> **WHAT IS NEEDED**
The line containing "and the values" marks the start; return it and every line after it in the listing below, exactly, through the last.

> **DATA UNDER STUDY**
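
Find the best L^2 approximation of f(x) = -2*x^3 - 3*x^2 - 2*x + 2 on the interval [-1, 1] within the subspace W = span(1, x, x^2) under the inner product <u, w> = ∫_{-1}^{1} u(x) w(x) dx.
g(x) = -3*x^2 - 16*x/5 + 2

The best approximation g ∈ W is the orthogonal projection of f onto W. Writing g = a_0 + a_1 x + a_2 x^2, the coefficients solve the normal equations G · a = b where
  G_{ij} = <φ_i, φ_j> and b_i = <f, φ_i>, with φ_0 = 1, φ_1 = x, φ_2 = x^2.
G =
  [2, 0, 2/3]
  [0, 2/3, 0]
  [2/3, 0, 2/5],
b = (2, -32/15, 2/15).
Solving gives a_0 = 2, a_1 = -16/5, a_2 = -3, so
  g(x) = -3*x^2 - 16*x/5 + 2.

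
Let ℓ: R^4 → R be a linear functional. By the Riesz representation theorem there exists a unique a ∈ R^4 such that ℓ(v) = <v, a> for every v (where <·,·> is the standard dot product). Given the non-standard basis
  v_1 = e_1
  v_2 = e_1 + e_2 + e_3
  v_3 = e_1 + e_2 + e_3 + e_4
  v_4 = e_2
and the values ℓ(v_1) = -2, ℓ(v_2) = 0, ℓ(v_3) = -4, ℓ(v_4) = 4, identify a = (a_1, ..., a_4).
a = (-2, 4, -2, -4)

Write a = (a_1, ..., a_4) in the standard basis. For each basis vector v_i, ℓ(v_i) = <v_i, a> is a linear equation in the a_j's. Collect the n equations into a matrix system V a = ℓ, where row i of V is v_i (expressed in the standard basis). Since V is invertible (lower-triangular with 1s on the diagonal, up to permutation), solve by back-substitution:
  V =
[[1, 0, 0, 0],
 [1, 1, 1, 0],
 [1, 1, 1, 1],
 [0, 1, 0, 0]]
  V a = (-2, 0, -4, 4)
Solving gives a = (-2, 4, -2, -4).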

> **SOLUTION TO THIS PROBLEM**
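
and the values ℓ(v_1) = -2, ℓ(v_2) = 0, ℓ(v_3) = -4, ℓ(v_4) = 4, identify a = (a_1, ..., a_4).
a = (-2, 4, -2, -4)

Write a = (a_1, ..., a_4) in the standard basis. For each basis vector v_i, ℓ(v_i) = <v_i, a> is a linear equation in the a_j's. Collect the n equations into a matrix system V a = ℓ, where row i of V is v_i (expressed in the standard basis). Since V is invertible (lower-triangular with 1s on the diagonal, up to permutation), solve by back-substitution:
  V =
[[1, 0, 0, 0],
 [1, 1, 1, 0],
 [1, 1, 1, 1],
 [0, 1, 0, 0]]
  V a = (-2, 0, -4, 4)
Solving gives a = (-2, 4, -2, -4).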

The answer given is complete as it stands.